Saved entries:
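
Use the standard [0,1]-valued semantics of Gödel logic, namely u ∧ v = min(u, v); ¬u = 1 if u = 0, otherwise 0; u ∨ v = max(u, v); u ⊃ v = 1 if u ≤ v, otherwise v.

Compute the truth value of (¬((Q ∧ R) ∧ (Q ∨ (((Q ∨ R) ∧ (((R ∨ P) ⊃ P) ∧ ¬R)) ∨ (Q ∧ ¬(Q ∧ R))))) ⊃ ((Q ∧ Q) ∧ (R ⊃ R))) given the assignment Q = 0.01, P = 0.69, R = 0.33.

(Q ∧ R) = min(0.01, 0.33) = 0.01
(Q ∨ R) = max(0.01, 0.33) = 0.33
(R ∨ P) = max(0.33, 0.69) = 0.69
((R ∨ P) ⊃ P): 0.69 ≤ 0.69, so result = 1
¬R: Gödel ¬ of 0.33 = 0 (operand ≠ 0)
(((R ∨ P) ⊃ P) ∧ ¬R) = min(1, 0) = 0
((Q ∨ R) ∧ (((R ∨ P) ⊃ P) ∧ ¬R)) = min(0.33, 0) = 0
(Q ∧ R) = min(0.01, 0.33) = 0.01
¬(Q ∧ R): Gödel ¬ of 0.01 = 0 (operand ≠ 0)
(Q ∧ ¬(Q ∧ R)) = min(0.01, 0) = 0
(((Q ∨ R) ∧ (((R ∨ P) ⊃ P) ∧ ¬R)) ∨ (Q ∧ ¬(Q ∧ R))) = max(0, 0) = 0
(Q ∨ (((Q ∨ R) ∧ (((R ∨ P) ⊃ P) ∧ ¬R)) ∨ (Q ∧ ¬(Q ∧ R)))) = max(0.01, 0) = 0.01
((Q ∧ R) ∧ (Q ∨ (((Q ∨ R) ∧ (((R ∨ P) ⊃ P) ∧ ¬R)) ∨ (Q ∧ ¬(Q ∧ R))))) = min(0.01, 0.01) = 0.01
¬((Q ∧ R) ∧ (Q ∨ (((Q ∨ R) ∧ (((R ∨ P) ⊃ P) ∧ ¬R)) ∨ (Q ∧ ¬(Q ∧ R))))): Gödel ¬ of 0.01 = 0 (operand ≠ 0)
(Q ∧ Q) = min(0.01, 0.01) = 0.01
(R ⊃ R): 0.33 ≤ 0.33, so result = 1
((Q ∧ Q) ∧ (R ⊃ R)) = min(0.01, 1) = 0.01
(¬((Q ∧ R) ∧ (Q ∨ (((Q ∨ R) ∧ (((R ∨ P) ⊃ P) ∧ ¬R)) ∨ (Q ∧ ¬(Q ∧ R))))) ⊃ ((Q ∧ Q) ∧ (R ⊃ R))): 0 ≤ 0.01, so result = 1

1.00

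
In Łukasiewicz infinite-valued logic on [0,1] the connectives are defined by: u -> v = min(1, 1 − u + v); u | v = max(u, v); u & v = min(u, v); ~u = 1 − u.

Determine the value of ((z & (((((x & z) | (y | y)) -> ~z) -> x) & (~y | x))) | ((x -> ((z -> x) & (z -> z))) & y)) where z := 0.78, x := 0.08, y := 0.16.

0.16

(x & z) = min(0.08, 0.78) = 0.08
(y | y) = max(0.16, 0.16) = 0.16
((x & z) | (y | y)) = max(0.08, 0.16) = 0.16
~z: Łukasiewicz ¬ gives 1 − 0.78 = 0.22
(((x & z) | (y | y)) -> ~z): min(1, 1 − 0.16 + 0.22) = 1
((((x & z) | (y | y)) -> ~z) -> x): min(1, 1 − 1 + 0.08) = 0.08
~y: Łukasiewicz ¬ gives 1 − 0.16 = 0.84
(~y | x) = max(0.84, 0.08) = 0.84
(((((x & z) | (y | y)) -> ~z) -> x) & (~y | x)) = min(0.08, 0.84) = 0.08
(z & (((((x & z) | (y | y)) -> ~z) -> x) & (~y | x))) = min(0.78, 0.08) = 0.08
(z -> x): min(1, 1 − 0.78 + 0.08) = 0.3
(z -> z): min(1, 1 − 0.78 + 0.78) = 1
((z -> x) & (z -> z)) = min(0.3, 1) = 0.3
(x -> ((z -> x) & (z -> z))): min(1, 1 − 0.08 + 0.3) = 1
((x -> ((z -> x) & (z -> z))) & y) = min(1, 0.16) = 0.16
((z & (((((x & z) | (y | y)) -> ~z) -> x) & (~y | x))) | ((x -> ((z -> x) & (z -> z))) & y)) = max(0.08, 0.16) = 0.16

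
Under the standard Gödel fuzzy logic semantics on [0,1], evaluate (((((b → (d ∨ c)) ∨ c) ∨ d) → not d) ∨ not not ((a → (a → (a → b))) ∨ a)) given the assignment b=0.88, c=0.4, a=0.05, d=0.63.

1.00

(d ∨ c) = max(0.63, 0.4) = 0.63
(b → (d ∨ c)): 0.88 > 0.63, so result = 0.63
((b → (d ∨ c)) ∨ c) = max(0.63, 0.4) = 0.63
(((b → (d ∨ c)) ∨ c) ∨ d) = max(0.63, 0.63) = 0.63
not d: Gödel ¬ of 0.63 = 0 (operand ≠ 0)
((((b → (d ∨ c)) ∨ c) ∨ d) → not d): 0.63 > 0, so result = 0
(a → b): 0.05 ≤ 0.88, so result = 1
(a → (a → b)): 0.05 ≤ 1, so result = 1
(a → (a → (a → b))): 0.05 ≤ 1, so result = 1
((a → (a → (a → b))) ∨ a) = max(1, 0.05) = 1
not ((a → (a → (a → b))) ∨ a): Gödel ¬ of 1 = 0 (operand ≠ 0)
not not ((a → (a → (a → b))) ∨ a): Gödel ¬ of 0 = 1 (operand is 0)
(((((b → (d ∨ c)) ∨ c) ∨ d) → not d) ∨ not not ((a → (a → (a → b))) ∨ a)) = max(0, 1) = 1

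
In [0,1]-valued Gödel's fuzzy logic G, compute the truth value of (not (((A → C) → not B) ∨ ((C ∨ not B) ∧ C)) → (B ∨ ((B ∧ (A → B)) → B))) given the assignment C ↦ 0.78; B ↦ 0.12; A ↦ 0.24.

1.00

(A → C): 0.24 ≤ 0.78, so result = 1
not B: Gödel ¬ of 0.12 = 0 (operand ≠ 0)
((A → C) → not B): 1 > 0, so result = 0
not B: Gödel ¬ of 0.12 = 0 (operand ≠ 0)
(C ∨ not B) = max(0.78, 0) = 0.78
((C ∨ not B) ∧ C) = min(0.78, 0.78) = 0.78
(((A → C) → not B) ∨ ((C ∨ not B) ∧ C)) = max(0, 0.78) = 0.78
not (((A → C) → not B) ∨ ((C ∨ not B) ∧ C)): Gödel ¬ of 0.78 = 0 (operand ≠ 0)
(A → B): 0.24 > 0.12, so result = 0.12
(B ∧ (A → B)) = min(0.12, 0.12) = 0.12
((B ∧ (A → B)) → B): 0.12 ≤ 0.12, so result = 1
(B ∨ ((B ∧ (A → B)) → B)) = max(0.12, 1) = 1
(not (((A → C) → not B) ∨ ((C ∨ not B) ∧ C)) → (B ∨ ((B ∧ (A → B)) → B))): 0 ≤ 1, so result = 1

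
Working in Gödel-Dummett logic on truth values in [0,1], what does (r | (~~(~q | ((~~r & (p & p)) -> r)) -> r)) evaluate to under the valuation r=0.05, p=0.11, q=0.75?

0.05

~q: Gödel ¬ of 0.75 = 0 (operand ≠ 0)
~r: Gödel ¬ of 0.05 = 0 (operand ≠ 0)
~~r: Gödel ¬ of 0 = 1 (operand is 0)
(p & p) = min(0.11, 0.11) = 0.11
(~~r & (p & p)) = min(1, 0.11) = 0.11
((~~r & (p & p)) -> r): 0.11 > 0.05, so result = 0.05
(~q | ((~~r & (p & p)) -> r)) = max(0, 0.05) = 0.05
~(~q | ((~~r & (p & p)) -> r)): Gödel ¬ of 0.05 = 0 (operand ≠ 0)
~~(~q | ((~~r & (p & p)) -> r)): Gödel ¬ of 0 = 1 (operand is 0)
(~~(~q | ((~~r & (p & p)) -> r)) -> r): 1 > 0.05, so result = 0.05
(r | (~~(~q | ((~~r & (p & p)) -> r)) -> r)) = max(0.05, 0.05) = 0.05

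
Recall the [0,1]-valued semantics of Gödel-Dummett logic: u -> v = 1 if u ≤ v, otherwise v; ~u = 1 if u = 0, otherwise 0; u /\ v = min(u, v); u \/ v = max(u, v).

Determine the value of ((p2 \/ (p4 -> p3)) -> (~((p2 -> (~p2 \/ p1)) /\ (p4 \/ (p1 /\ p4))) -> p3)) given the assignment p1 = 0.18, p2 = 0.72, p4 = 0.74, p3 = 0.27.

(p4 -> p3): 0.74 > 0.27, so result = 0.27
(p2 \/ (p4 -> p3)) = max(0.72, 0.27) = 0.72
~p2: Gödel ¬ of 0.72 = 0 (operand ≠ 0)
(~p2 \/ p1) = max(0, 0.18) = 0.18
(p2 -> (~p2 \/ p1)): 0.72 > 0.18, so result = 0.18
(p1 /\ p4) = min(0.18, 0.74) = 0.18
(p4 \/ (p1 /\ p4)) = max(0.74, 0.18) = 0.74
((p2 -> (~p2 \/ p1)) /\ (p4 \/ (p1 /\ p4))) = min(0.18, 0.74) = 0.18
~((p2 -> (~p2 \/ p1)) /\ (p4 \/ (p1 /\ p4))): Gödel ¬ of 0.18 = 0 (operand ≠ 0)
(~((p2 -> (~p2 \/ p1)) /\ (p4 \/ (p1 /\ p4))) -> p3): 0 ≤ 0.27, so result = 1
((p2 \/ (p4 -> p3)) -> (~((p2 -> (~p2 \/ p1)) /\ (p4 \/ (p1 /\ p4))) -> p3)): 0.72 ≤ 1, so result = 1

1.00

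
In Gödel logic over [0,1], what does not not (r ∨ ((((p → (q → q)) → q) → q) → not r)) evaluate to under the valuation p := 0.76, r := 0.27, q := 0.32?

(q → q): 0.32 ≤ 0.32, so result = 1
(p → (q → q)): 0.76 ≤ 1, so result = 1
((p → (q → q)) → q): 1 > 0.32, so result = 0.32
(((p → (q → q)) → q) → q): 0.32 ≤ 0.32, so result = 1
not r: Gödel ¬ of 0.27 = 0 (operand ≠ 0)
((((p → (q → q)) → q) → q) → not r): 1 > 0, so result = 0
(r ∨ ((((p → (q → q)) → q) → q) → not r)) = max(0.27, 0) = 0.27
not (r ∨ ((((p → (q → q)) → q) → q) → not r)): Gödel ¬ of 0.27 = 0 (operand ≠ 0)
not not (r ∨ ((((p → (q → q)) → q) → q) → not r)): Gödel ¬ of 0 = 1 (operand is 0)

1.00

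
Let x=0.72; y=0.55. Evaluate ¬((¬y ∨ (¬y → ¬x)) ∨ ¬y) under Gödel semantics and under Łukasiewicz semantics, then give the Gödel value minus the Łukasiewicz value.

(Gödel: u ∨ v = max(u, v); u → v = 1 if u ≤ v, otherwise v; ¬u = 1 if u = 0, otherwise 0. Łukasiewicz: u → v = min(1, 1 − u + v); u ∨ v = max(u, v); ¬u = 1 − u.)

-0.17

Gödel evaluation:
  ¬y: Gödel ¬ of 0.55 = 0 (operand ≠ 0)
  ¬y: Gödel ¬ of 0.55 = 0 (operand ≠ 0)
  ¬x: Gödel ¬ of 0.72 = 0 (operand ≠ 0)
  (¬y → ¬x): 0 ≤ 0, so result = 1
  (¬y ∨ (¬y → ¬x)) = max(0, 1) = 1
  ¬y: Gödel ¬ of 0.55 = 0 (operand ≠ 0)
  ((¬y ∨ (¬y → ¬x)) ∨ ¬y) = max(1, 0) = 1
  ¬((¬y ∨ (¬y → ¬x)) ∨ ¬y): Gödel ¬ of 1 = 0 (operand ≠ 0)
  Gödel value = 0
Łukasiewicz evaluation:
  ¬y: Łukasiewicz ¬ gives 1 − 0.55 = 0.45
  ¬y: Łukasiewicz ¬ gives 1 − 0.55 = 0.45
  ¬x: Łukasiewicz ¬ gives 1 − 0.72 = 0.28
  (¬y → ¬x): min(1, 1 − 0.45 + 0.28) = 0.83
  (¬y ∨ (¬y → ¬x)) = max(0.45, 0.83) = 0.83
  ¬y: Łukasiewicz ¬ gives 1 − 0.55 = 0.45
  ((¬y ∨ (¬y → ¬x)) ∨ ¬y) = max(0.83, 0.45) = 0.83
  ¬((¬y ∨ (¬y → ¬x)) ∨ ¬y): Łukasiewicz ¬ gives 1 − 0.83 = 0.17
  Łukasiewicz value = 0.17
Difference: 0 − 0.17 = -0.17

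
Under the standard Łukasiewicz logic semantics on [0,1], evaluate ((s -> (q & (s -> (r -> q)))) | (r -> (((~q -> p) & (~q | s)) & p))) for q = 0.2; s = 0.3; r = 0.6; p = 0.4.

(r -> q): min(1, 1 − 0.6 + 0.2) = 0.6
(s -> (r -> q)): min(1, 1 − 0.3 + 0.6) = 1
(q & (s -> (r -> q))) = min(0.2, 1) = 0.2
(s -> (q & (s -> (r -> q)))): min(1, 1 − 0.3 + 0.2) = 0.9
~q: Łukasiewicz ¬ gives 1 − 0.2 = 0.8
(~q -> p): min(1, 1 − 0.8 + 0.4) = 0.6
~q: Łukasiewicz ¬ gives 1 − 0.2 = 0.8
(~q | s) = max(0.8, 0.3) = 0.8
((~q -> p) & (~q | s)) = min(0.6, 0.8) = 0.6
(((~q -> p) & (~q | s)) & p) = min(0.6, 0.4) = 0.4
(r -> (((~q -> p) & (~q | s)) & p)): min(1, 1 − 0.6 + 0.4) = 0.8
((s -> (q & (s -> (r -> q)))) | (r -> (((~q -> p) & (~q | s)) & p))) = max(0.9, 0.8) = 0.9

0.90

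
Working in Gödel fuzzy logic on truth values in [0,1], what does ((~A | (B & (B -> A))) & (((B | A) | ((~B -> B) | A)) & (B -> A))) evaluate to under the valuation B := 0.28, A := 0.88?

0.28

~A: Gödel ¬ of 0.88 = 0 (operand ≠ 0)
(B -> A): 0.28 ≤ 0.88, so result = 1
(B & (B -> A)) = min(0.28, 1) = 0.28
(~A | (B & (B -> A))) = max(0, 0.28) = 0.28
(B | A) = max(0.28, 0.88) = 0.88
~B: Gödel ¬ of 0.28 = 0 (operand ≠ 0)
(~B -> B): 0 ≤ 0.28, so result = 1
((~B -> B) | A) = max(1, 0.88) = 1
((B | A) | ((~B -> B) | A)) = max(0.88, 1) = 1
(B -> A): 0.28 ≤ 0.88, so result = 1
(((B | A) | ((~B -> B) | A)) & (B -> A)) = min(1, 1) = 1
((~A | (B & (B -> A))) & (((B | A) | ((~B -> B) | A)) & (B -> A))) = min(0.28, 1) = 0.28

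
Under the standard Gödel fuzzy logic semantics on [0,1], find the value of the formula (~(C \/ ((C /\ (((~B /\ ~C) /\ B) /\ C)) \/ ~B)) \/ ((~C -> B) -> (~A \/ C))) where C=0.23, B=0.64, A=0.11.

0.23

~B: Gödel ¬ of 0.64 = 0 (operand ≠ 0)
~C: Gödel ¬ of 0.23 = 0 (operand ≠ 0)
(~B /\ ~C) = min(0, 0) = 0
((~B /\ ~C) /\ B) = min(0, 0.64) = 0
(((~B /\ ~C) /\ B) /\ C) = min(0, 0.23) = 0
(C /\ (((~B /\ ~C) /\ B) /\ C)) = min(0.23, 0) = 0
~B: Gödel ¬ of 0.64 = 0 (operand ≠ 0)
((C /\ (((~B /\ ~C) /\ B) /\ C)) \/ ~B) = max(0, 0) = 0
(C \/ ((C /\ (((~B /\ ~C) /\ B) /\ C)) \/ ~B)) = max(0.23, 0) = 0.23
~(C \/ ((C /\ (((~B /\ ~C) /\ B) /\ C)) \/ ~B)): Gödel ¬ of 0.23 = 0 (operand ≠ 0)
~C: Gödel ¬ of 0.23 = 0 (operand ≠ 0)
(~C -> B): 0 ≤ 0.64, so result = 1
~A: Gödel ¬ of 0.11 = 0 (operand ≠ 0)
(~A \/ C) = max(0, 0.23) = 0.23
((~C -> B) -> (~A \/ C)): 1 > 0.23, so result = 0.23
(~(C \/ ((C /\ (((~B /\ ~C) /\ B) /\ C)) \/ ~B)) \/ ((~C -> B) -> (~A \/ C))) = max(0, 0.23) = 0.23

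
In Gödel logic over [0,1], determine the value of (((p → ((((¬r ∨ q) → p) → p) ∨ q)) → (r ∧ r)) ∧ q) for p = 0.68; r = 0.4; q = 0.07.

0.07

¬r: Gödel ¬ of 0.4 = 0 (operand ≠ 0)
(¬r ∨ q) = max(0, 0.07) = 0.07
((¬r ∨ q) → p): 0.07 ≤ 0.68, so result = 1
(((¬r ∨ q) → p) → p): 1 > 0.68, so result = 0.68
((((¬r ∨ q) → p) → p) ∨ q) = max(0.68, 0.07) = 0.68
(p → ((((¬r ∨ q) → p) → p) ∨ q)): 0.68 ≤ 0.68, so result = 1
(r ∧ r) = min(0.4, 0.4) = 0.4
((p → ((((¬r ∨ q) → p) → p) ∨ q)) → (r ∧ r)): 1 > 0.4, so result = 0.4
(((p → ((((¬r ∨ q) → p) → p) ∨ q)) → (r ∧ r)) ∧ q) = min(0.4, 0.07) = 0.07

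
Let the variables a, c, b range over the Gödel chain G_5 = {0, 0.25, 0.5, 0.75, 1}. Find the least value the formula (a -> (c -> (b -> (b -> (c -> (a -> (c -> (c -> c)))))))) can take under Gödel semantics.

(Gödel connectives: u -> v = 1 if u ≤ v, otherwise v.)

Every assignment gives 1. For instance at a = 0, c = 0, b = 0:
  (c -> c): 0 ≤ 0, so result = 1
  (c -> (c -> c)): 0 ≤ 1, so result = 1
  (a -> (c -> (c -> c))): 0 ≤ 1, so result = 1
  (c -> (a -> (c -> (c -> c)))): 0 ≤ 1, so result = 1
  (b -> (c -> (a -> (c -> (c -> c))))): 0 ≤ 1, so result = 1
  (b -> (b -> (c -> (a -> (c -> (c -> c)))))): 0 ≤ 1, so result = 1
  (c -> (b -> (b -> (c -> (a -> (c -> (c -> c))))))): 0 ≤ 1, so result = 1
  (a -> (c -> (b -> (b -> (c -> (a -> (c -> (c -> c)))))))): 0 ≤ 1, so result = 1
All 125 assignments give value 1 — the formula is a G_5-tautology.

1.00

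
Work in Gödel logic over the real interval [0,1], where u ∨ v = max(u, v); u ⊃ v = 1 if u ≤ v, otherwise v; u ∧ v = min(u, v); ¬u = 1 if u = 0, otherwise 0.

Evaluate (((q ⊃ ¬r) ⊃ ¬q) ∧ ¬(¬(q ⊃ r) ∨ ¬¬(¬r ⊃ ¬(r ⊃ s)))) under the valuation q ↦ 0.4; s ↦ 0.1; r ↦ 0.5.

¬r: Gödel ¬ of 0.5 = 0 (operand ≠ 0)
(q ⊃ ¬r): 0.4 > 0, so result = 0
¬q: Gödel ¬ of 0.4 = 0 (operand ≠ 0)
((q ⊃ ¬r) ⊃ ¬q): 0 ≤ 0, so result = 1
(q ⊃ r): 0.4 ≤ 0.5, so result = 1
¬(q ⊃ r): Gödel ¬ of 1 = 0 (operand ≠ 0)
¬r: Gödel ¬ of 0.5 = 0 (operand ≠ 0)
(r ⊃ s): 0.5 > 0.1, so result = 0.1
¬(r ⊃ s): Gödel ¬ of 0.1 = 0 (operand ≠ 0)
(¬r ⊃ ¬(r ⊃ s)): 0 ≤ 0, so result = 1
¬(¬r ⊃ ¬(r ⊃ s)): Gödel ¬ of 1 = 0 (operand ≠ 0)
¬¬(¬r ⊃ ¬(r ⊃ s)): Gödel ¬ of 0 = 1 (operand is 0)
(¬(q ⊃ r) ∨ ¬¬(¬r ⊃ ¬(r ⊃ s))) = max(0, 1) = 1
¬(¬(q ⊃ r) ∨ ¬¬(¬r ⊃ ¬(r ⊃ s))): Gödel ¬ of 1 = 0 (operand ≠ 0)
(((q ⊃ ¬r) ⊃ ¬q) ∧ ¬(¬(q ⊃ r) ∨ ¬¬(¬r ⊃ ¬(r ⊃ s)))) = min(1, 0) = 0

0.00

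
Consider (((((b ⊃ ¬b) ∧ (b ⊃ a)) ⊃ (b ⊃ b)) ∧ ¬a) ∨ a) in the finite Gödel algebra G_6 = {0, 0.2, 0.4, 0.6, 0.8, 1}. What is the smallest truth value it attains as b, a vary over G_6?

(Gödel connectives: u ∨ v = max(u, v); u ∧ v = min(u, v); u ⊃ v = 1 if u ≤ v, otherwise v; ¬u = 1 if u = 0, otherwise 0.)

The minimum is attained at b = 0, a = 0.2:
  ¬b: Gödel ¬ of 0 = 1 (operand is 0)
  (b ⊃ ¬b): 0 ≤ 1, so result = 1
  (b ⊃ a): 0 ≤ 0.2, so result = 1
  ((b ⊃ ¬b) ∧ (b ⊃ a)) = min(1, 1) = 1
  (b ⊃ b): 0 ≤ 0, so result = 1
  (((b ⊃ ¬b) ∧ (b ⊃ a)) ⊃ (b ⊃ b)): 1 ≤ 1, so result = 1
  ¬a: Gödel ¬ of 0.2 = 0 (operand ≠ 0)
  ((((b ⊃ ¬b) ∧ (b ⊃ a)) ⊃ (b ⊃ b)) ∧ ¬a) = min(1, 0) = 0
  (((((b ⊃ ¬b) ∧ (b ⊃ a)) ⊃ (b ⊃ b)) ∧ ¬a) ∨ a) = max(0, 0.2) = 0.2
Checking all 36 assignments confirms none give a value below 0.20.

0.20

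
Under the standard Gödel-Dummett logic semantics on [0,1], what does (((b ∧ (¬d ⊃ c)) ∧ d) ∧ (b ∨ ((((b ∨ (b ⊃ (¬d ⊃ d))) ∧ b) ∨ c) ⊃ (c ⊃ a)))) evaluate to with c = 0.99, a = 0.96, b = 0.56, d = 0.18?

0.18

¬d: Gödel ¬ of 0.18 = 0 (operand ≠ 0)
(¬d ⊃ c): 0 ≤ 0.99, so result = 1
(b ∧ (¬d ⊃ c)) = min(0.56, 1) = 0.56
((b ∧ (¬d ⊃ c)) ∧ d) = min(0.56, 0.18) = 0.18
¬d: Gödel ¬ of 0.18 = 0 (operand ≠ 0)
(¬d ⊃ d): 0 ≤ 0.18, so result = 1
(b ⊃ (¬d ⊃ d)): 0.56 ≤ 1, so result = 1
(b ∨ (b ⊃ (¬d ⊃ d))) = max(0.56, 1) = 1
((b ∨ (b ⊃ (¬d ⊃ d))) ∧ b) = min(1, 0.56) = 0.56
(((b ∨ (b ⊃ (¬d ⊃ d))) ∧ b) ∨ c) = max(0.56, 0.99) = 0.99
(c ⊃ a): 0.99 > 0.96, so result = 0.96
((((b ∨ (b ⊃ (¬d ⊃ d))) ∧ b) ∨ c) ⊃ (c ⊃ a)): 0.99 > 0.96, so result = 0.96
(b ∨ ((((b ∨ (b ⊃ (¬d ⊃ d))) ∧ b) ∨ c) ⊃ (c ⊃ a))) = max(0.56, 0.96) = 0.96
(((b ∧ (¬d ⊃ c)) ∧ d) ∧ (b ∨ ((((b ∨ (b ⊃ (¬d ⊃ d))) ∧ b) ∨ c) ⊃ (c ⊃ a)))) = min(0.18, 0.96) = 0.18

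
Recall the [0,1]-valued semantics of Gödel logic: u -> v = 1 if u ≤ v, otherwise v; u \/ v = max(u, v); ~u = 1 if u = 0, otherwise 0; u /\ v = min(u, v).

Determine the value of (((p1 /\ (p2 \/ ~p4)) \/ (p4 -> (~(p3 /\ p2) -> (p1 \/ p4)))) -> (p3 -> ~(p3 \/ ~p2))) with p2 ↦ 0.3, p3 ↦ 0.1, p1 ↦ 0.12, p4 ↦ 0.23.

0.00

~p4: Gödel ¬ of 0.23 = 0 (operand ≠ 0)
(p2 \/ ~p4) = max(0.3, 0) = 0.3
(p1 /\ (p2 \/ ~p4)) = min(0.12, 0.3) = 0.12
(p3 /\ p2) = min(0.1, 0.3) = 0.1
~(p3 /\ p2): Gödel ¬ of 0.1 = 0 (operand ≠ 0)
(p1 \/ p4) = max(0.12, 0.23) = 0.23
(~(p3 /\ p2) -> (p1 \/ p4)): 0 ≤ 0.23, so result = 1
(p4 -> (~(p3 /\ p2) -> (p1 \/ p4))): 0.23 ≤ 1, so result = 1
((p1 /\ (p2 \/ ~p4)) \/ (p4 -> (~(p3 /\ p2) -> (p1 \/ p4)))) = max(0.12, 1) = 1
~p2: Gödel ¬ of 0.3 = 0 (operand ≠ 0)
(p3 \/ ~p2) = max(0.1, 0) = 0.1
~(p3 \/ ~p2): Gödel ¬ of 0.1 = 0 (operand ≠ 0)
(p3 -> ~(p3 \/ ~p2)): 0.1 > 0, so result = 0
(((p1 /\ (p2 \/ ~p4)) \/ (p4 -> (~(p3 /\ p2) -> (p1 \/ p4)))) -> (p3 -> ~(p3 \/ ~p2))): 1 > 0, so result = 0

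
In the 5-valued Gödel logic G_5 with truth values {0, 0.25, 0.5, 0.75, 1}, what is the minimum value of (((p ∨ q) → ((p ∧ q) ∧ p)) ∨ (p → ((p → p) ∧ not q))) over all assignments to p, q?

0.25

The minimum is attained at p = 0.25, q = 0.5:
  (p ∨ q) = max(0.25, 0.5) = 0.5
  (p ∧ q) = min(0.25, 0.5) = 0.25
  ((p ∧ q) ∧ p) = min(0.25, 0.25) = 0.25
  ((p ∨ q) → ((p ∧ q) ∧ p)): 0.5 > 0.25, so result = 0.25
  (p → p): 0.25 ≤ 0.25, so result = 1
  not q: Gödel ¬ of 0.5 = 0 (operand ≠ 0)
  ((p → p) ∧ not q) = min(1, 0) = 0
  (p → ((p → p) ∧ not q)): 0.25 > 0, so result = 0
  (((p ∨ q) → ((p ∧ q) ∧ p)) ∨ (p → ((p → p) ∧ not q))) = max(0.25, 0) = 0.25
Checking all 25 assignments confirms none give a value below 0.25.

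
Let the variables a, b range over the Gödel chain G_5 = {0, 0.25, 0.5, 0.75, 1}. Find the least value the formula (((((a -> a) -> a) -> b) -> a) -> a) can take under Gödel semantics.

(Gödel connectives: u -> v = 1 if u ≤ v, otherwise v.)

0.25

The minimum is attained at a = 0.25, b = 0:
  (a -> a): 0.25 ≤ 0.25, so result = 1
  ((a -> a) -> a): 1 > 0.25, so result = 0.25
  (((a -> a) -> a) -> b): 0.25 > 0, so result = 0
  ((((a -> a) -> a) -> b) -> a): 0 ≤ 0.25, so result = 1
  (((((a -> a) -> a) -> b) -> a) -> a): 1 > 0.25, so result = 0.25
Checking all 25 assignments confirms none give a value below 0.25.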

PROBLEM: From the line containing "Let the variables a, b" down to the last line, reproduce the records exactly. Include both ends.

TASK ANSWER:
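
Let the variables a, b range over the Gödel chain G_5 = {0, 0.25, 0.5, 0.75, 1}. Find the least value the formula (((((a -> a) -> a) -> b) -> a) -> a) can take under Gödel semantics.

(Gödel connectives: u -> v = 1 if u ≤ v, otherwise v.)

0.25

The minimum is attained at a = 0.25, b = 0:
  (a -> a): 0.25 ≤ 0.25, so result = 1
  ((a -> a) -> a): 1 > 0.25, so result = 0.25
  (((a -> a) -> a) -> b): 0.25 > 0, so result = 0
  ((((a -> a) -> a) -> b) -> a): 0 ≤ 0.25, so result = 1
  (((((a -> a) -> a) -> b) -> a) -> a): 1 > 0.25, so result = 0.25
Checking all 25 assignments confirms none give a value below 0.25.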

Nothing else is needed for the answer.